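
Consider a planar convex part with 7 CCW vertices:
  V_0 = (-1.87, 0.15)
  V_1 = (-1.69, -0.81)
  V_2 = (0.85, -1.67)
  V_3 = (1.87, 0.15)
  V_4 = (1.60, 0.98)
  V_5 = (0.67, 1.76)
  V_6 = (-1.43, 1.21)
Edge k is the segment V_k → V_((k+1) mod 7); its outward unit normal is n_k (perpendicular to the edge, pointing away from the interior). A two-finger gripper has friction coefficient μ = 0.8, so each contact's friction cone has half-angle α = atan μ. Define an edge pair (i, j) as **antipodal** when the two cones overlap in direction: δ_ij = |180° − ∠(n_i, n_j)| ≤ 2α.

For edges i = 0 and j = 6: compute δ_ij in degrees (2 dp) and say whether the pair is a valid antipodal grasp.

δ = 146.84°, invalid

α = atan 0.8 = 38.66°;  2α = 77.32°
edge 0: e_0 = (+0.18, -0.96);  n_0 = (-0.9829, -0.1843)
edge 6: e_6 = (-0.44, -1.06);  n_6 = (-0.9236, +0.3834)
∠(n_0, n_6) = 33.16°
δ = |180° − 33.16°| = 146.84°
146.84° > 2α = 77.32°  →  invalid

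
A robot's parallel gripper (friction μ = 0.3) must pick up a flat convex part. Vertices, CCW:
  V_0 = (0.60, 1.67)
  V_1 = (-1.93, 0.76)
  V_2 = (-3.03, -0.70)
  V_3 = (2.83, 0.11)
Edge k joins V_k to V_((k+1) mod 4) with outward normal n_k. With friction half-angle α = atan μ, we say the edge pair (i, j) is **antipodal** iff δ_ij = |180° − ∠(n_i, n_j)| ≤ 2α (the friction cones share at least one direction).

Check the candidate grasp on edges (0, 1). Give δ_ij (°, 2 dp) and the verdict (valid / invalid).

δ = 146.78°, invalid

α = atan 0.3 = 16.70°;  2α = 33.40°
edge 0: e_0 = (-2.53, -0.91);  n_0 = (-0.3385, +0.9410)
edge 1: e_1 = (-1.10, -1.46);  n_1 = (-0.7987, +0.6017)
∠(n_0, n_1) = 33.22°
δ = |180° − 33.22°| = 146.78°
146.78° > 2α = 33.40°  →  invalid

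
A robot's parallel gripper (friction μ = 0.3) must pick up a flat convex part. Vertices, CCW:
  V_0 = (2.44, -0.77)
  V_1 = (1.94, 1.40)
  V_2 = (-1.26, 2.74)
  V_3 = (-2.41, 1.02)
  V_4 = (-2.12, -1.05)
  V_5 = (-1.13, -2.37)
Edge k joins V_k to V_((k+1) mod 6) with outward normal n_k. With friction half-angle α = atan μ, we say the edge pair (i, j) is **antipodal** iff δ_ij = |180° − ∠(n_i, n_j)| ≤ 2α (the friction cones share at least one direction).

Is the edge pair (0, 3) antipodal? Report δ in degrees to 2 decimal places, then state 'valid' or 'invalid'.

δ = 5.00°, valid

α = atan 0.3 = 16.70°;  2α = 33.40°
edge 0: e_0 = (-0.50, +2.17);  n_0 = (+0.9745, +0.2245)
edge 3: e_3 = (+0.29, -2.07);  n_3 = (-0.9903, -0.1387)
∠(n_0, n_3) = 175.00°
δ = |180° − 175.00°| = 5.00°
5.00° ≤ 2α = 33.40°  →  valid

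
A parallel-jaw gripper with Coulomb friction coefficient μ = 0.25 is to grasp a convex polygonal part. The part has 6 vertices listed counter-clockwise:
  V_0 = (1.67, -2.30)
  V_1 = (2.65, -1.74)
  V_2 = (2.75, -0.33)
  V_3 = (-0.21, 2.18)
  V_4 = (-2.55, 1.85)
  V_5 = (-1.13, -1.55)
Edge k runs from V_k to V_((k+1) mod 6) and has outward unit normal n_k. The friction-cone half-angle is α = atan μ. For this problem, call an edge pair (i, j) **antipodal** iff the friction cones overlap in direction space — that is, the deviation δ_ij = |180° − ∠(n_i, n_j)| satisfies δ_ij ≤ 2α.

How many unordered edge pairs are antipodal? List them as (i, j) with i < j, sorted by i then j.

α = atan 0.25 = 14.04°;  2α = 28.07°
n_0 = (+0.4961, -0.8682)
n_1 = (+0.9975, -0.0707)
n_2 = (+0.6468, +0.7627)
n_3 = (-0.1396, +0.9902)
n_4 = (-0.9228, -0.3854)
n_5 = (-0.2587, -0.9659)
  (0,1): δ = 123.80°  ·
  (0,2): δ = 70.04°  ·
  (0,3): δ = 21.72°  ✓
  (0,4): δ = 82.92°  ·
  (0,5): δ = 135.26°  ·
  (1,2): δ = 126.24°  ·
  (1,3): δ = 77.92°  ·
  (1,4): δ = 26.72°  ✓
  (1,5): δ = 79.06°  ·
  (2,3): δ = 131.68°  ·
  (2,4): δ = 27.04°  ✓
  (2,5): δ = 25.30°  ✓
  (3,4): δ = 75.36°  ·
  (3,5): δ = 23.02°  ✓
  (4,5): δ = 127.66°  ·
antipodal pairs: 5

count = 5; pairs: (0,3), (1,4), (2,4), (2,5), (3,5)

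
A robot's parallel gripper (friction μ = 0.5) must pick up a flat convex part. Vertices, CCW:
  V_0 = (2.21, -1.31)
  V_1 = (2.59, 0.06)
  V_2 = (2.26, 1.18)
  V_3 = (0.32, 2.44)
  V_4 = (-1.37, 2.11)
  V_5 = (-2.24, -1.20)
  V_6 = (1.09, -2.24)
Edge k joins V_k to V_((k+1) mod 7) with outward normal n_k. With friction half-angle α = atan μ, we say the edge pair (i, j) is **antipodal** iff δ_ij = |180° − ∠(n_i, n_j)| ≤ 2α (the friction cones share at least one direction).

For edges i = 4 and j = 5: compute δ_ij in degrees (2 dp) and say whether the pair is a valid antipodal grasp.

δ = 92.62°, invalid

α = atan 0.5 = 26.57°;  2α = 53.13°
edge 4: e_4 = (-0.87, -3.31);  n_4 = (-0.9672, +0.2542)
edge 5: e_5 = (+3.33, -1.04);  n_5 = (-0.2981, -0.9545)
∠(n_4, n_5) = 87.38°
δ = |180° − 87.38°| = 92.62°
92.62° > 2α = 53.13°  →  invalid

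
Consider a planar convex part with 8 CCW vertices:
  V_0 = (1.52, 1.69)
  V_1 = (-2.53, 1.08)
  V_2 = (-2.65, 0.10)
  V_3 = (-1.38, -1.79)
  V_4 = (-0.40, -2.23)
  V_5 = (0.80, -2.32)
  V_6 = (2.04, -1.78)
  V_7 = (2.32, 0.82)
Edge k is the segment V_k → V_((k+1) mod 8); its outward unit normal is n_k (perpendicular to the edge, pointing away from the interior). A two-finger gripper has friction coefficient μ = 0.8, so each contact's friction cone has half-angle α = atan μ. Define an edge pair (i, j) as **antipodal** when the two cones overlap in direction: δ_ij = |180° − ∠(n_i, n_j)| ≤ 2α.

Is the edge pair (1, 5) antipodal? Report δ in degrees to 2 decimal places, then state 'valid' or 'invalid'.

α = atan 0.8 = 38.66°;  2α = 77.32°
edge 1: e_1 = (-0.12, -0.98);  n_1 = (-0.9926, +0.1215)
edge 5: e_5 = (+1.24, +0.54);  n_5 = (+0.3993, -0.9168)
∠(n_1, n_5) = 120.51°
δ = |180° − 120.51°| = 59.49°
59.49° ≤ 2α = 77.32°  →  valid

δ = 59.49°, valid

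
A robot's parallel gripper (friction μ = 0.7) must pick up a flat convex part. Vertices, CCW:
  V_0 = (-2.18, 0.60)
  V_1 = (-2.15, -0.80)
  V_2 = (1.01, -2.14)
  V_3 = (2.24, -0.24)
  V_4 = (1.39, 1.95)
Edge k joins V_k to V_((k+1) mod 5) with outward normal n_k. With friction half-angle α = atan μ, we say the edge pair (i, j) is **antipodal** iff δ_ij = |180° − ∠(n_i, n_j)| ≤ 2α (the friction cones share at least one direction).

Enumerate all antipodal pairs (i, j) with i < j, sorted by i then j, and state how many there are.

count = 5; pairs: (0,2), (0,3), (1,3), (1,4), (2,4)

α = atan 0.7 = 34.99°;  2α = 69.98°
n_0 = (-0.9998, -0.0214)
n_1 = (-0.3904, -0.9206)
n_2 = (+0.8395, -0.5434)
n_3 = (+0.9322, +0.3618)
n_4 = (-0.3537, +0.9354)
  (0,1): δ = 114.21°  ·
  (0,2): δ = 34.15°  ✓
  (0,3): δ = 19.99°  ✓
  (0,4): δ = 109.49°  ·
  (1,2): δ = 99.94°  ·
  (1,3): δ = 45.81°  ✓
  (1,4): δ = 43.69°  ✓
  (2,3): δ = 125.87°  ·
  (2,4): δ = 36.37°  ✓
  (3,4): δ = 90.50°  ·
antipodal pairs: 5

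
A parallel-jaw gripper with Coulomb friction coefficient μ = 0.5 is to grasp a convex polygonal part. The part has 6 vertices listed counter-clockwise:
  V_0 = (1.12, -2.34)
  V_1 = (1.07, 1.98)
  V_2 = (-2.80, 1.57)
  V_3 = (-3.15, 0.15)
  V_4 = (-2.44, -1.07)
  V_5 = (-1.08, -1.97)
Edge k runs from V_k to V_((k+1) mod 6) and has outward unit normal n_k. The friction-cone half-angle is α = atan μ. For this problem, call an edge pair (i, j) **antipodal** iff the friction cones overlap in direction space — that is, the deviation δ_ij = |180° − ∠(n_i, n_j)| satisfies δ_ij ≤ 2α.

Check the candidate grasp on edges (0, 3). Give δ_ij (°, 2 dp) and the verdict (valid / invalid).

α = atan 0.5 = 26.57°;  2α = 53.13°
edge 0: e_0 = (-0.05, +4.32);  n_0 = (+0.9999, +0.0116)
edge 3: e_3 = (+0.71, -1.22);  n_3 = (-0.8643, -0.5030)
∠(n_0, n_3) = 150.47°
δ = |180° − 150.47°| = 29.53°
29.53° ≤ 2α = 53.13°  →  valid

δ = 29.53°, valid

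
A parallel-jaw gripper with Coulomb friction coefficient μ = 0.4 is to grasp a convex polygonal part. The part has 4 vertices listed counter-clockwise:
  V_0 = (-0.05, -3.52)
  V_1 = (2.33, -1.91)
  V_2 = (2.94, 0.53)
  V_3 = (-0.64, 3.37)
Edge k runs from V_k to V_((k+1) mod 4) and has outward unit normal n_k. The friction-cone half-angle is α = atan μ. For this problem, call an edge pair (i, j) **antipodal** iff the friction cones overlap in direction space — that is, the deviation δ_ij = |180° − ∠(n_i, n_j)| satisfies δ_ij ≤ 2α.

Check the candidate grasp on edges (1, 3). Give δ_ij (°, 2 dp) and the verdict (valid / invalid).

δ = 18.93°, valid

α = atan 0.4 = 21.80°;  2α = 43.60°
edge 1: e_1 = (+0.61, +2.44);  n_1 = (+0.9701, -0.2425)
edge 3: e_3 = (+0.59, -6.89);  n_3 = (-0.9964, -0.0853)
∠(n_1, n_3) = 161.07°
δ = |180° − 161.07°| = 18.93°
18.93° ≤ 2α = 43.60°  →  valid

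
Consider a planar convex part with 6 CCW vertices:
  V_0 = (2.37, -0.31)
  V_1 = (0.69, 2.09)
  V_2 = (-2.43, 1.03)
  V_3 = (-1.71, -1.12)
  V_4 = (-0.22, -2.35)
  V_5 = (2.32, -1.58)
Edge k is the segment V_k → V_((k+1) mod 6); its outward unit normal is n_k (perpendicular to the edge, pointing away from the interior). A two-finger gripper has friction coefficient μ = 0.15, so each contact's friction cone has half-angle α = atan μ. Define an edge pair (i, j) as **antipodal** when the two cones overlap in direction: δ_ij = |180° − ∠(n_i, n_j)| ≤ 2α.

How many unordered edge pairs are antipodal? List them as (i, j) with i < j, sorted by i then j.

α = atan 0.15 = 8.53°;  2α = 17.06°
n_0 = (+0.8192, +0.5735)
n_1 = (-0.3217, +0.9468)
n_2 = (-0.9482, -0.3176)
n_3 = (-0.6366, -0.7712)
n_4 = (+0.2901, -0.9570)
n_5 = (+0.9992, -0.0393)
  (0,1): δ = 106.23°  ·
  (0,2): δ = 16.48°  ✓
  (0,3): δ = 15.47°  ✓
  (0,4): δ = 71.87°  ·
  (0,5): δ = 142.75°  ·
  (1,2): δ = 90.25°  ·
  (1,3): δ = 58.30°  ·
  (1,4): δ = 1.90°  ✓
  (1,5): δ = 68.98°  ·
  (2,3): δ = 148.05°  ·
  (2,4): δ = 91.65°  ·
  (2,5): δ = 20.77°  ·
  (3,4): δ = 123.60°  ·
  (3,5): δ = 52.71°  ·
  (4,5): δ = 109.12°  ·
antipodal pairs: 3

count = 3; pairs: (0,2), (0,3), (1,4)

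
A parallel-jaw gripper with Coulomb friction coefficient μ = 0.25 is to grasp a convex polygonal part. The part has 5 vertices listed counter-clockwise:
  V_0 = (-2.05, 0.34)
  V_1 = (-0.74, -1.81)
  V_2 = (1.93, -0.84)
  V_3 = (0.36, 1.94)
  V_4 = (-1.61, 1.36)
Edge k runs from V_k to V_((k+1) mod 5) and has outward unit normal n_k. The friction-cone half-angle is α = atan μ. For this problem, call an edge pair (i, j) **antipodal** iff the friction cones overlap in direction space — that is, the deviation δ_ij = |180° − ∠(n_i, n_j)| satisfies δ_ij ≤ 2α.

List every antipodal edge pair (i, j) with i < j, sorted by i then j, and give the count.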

_____

What the task asks.
Find every line of the records holding "counter". Answer with the count alone.

Answer box.
4